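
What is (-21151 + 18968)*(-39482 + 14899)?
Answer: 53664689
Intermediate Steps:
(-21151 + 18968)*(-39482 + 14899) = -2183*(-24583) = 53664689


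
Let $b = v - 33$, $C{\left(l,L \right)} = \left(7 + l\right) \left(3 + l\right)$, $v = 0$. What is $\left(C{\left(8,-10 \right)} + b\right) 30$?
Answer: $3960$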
---
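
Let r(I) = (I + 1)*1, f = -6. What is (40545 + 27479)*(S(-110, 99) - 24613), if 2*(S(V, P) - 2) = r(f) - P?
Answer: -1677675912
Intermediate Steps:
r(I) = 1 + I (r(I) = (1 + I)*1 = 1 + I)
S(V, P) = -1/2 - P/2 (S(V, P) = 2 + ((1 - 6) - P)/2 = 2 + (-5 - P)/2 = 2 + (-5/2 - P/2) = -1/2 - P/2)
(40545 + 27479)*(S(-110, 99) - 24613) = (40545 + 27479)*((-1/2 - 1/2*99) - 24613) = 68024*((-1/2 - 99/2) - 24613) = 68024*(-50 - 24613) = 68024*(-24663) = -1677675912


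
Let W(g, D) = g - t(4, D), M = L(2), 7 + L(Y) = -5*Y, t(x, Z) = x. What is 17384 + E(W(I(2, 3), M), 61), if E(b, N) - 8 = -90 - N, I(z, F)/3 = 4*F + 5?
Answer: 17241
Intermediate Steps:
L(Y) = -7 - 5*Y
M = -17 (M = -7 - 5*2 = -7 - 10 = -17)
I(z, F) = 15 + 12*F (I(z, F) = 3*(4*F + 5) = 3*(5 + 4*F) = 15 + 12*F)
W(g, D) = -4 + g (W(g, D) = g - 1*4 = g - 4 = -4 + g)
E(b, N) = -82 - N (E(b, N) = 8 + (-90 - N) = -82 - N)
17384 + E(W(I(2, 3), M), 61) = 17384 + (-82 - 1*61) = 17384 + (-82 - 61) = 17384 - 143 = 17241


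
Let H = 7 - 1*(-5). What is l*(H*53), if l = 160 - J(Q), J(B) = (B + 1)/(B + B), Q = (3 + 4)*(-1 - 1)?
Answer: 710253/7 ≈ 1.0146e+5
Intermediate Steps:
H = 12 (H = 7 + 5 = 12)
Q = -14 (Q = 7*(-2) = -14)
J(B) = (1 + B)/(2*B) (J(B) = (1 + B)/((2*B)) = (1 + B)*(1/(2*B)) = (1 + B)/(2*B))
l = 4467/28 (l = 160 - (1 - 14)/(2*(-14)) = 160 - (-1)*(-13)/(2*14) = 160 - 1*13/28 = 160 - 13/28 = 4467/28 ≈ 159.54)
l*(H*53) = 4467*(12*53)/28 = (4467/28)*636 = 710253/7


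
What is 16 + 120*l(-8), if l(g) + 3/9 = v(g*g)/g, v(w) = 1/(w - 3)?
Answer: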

**Problem requirements**. Please copy each line of the material that contains the word "What".

**Written response**.
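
What is (-21151 + 18968)*(-39482 + 14899)?
Let $b = v - 33$, $C{\left(l,L \right)} = \left(7 + l\right) \left(3 + l\right)$, $v = 0$. What is $\left(C{\left(8,-10 \right)} + b\right) 30$?
Let r(I) = (I + 1)*1, f = -6. What is (40545 + 27479)*(S(-110, 99) - 24613), if 2*(S(V, P) - 2) = r(f) - P?
Let W(g, D) = g - t(4, D), M = L(2), 7 + L(Y) = -5*Y, t(x, Z) = x. What is 17384 + E(W(I(2, 3), M), 61), if E(b, N) - 8 = -90 - N, I(z, F)/3 = 4*F + 5?
Let H = 7 - 1*(-5). What is l*(H*53), if l = 160 - J(Q), J(B) = (B + 1)/(B + B), Q = (3 + 4)*(-1 - 1)?
What is 16 + 120*l(-8), if l(g) + 3/9 = v(g*g)/g, v(w) = 1/(w - 3)?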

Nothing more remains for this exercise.